## What you have to do:
What this exercise requires is a verbatim reproduction of the data below.

========

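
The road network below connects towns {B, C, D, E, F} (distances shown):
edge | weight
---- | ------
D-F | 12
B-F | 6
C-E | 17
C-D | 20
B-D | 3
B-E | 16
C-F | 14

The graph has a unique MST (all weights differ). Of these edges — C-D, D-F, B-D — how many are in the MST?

Kruskal's algorithm — process edges by increasing weight (ties by edge label):
B-D (3): add. Components now {B,D} {C} {E} {F}
B-F (6): add. Components now {B,D,F} {C} {E}
D-F (12): skip — D and F already connected.
C-F (14): add. Components now {B,C,D,F} {E}
B-E (16): add. Components now {B,C,D,E,F}
MST edge set: {B-D, B-F, C-F, B-E}.
Of the listed edges, {B-D} are in the MST → 1.

1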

========

## Reply to the exercise:
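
The road network below connects towns {B, C, D, E, F} (distances shown):
edge | weight
---- | ------
D-F | 12
B-F | 6
C-E | 17
C-D | 20
B-D | 3
B-E | 16
C-F | 14

The graph has a unique MST (all weights differ). Of these edges — C-D, D-F, B-D — how many are in the MST?

Kruskal's algorithm — process edges by increasing weight (ties by edge label):
B-D (3): add. Components now {B,D} {C} {E} {F}
B-F (6): add. Components now {B,D,F} {C} {E}
D-F (12): skip — D and F already connected.
C-F (14): add. Components now {B,C,D,F} {E}
B-E (16): add. Components now {B,C,D,E,F}
MST edge set: {B-D, B-F, C-F, B-E}.
Of the listed edges, {B-D} are in the MST → 1.

1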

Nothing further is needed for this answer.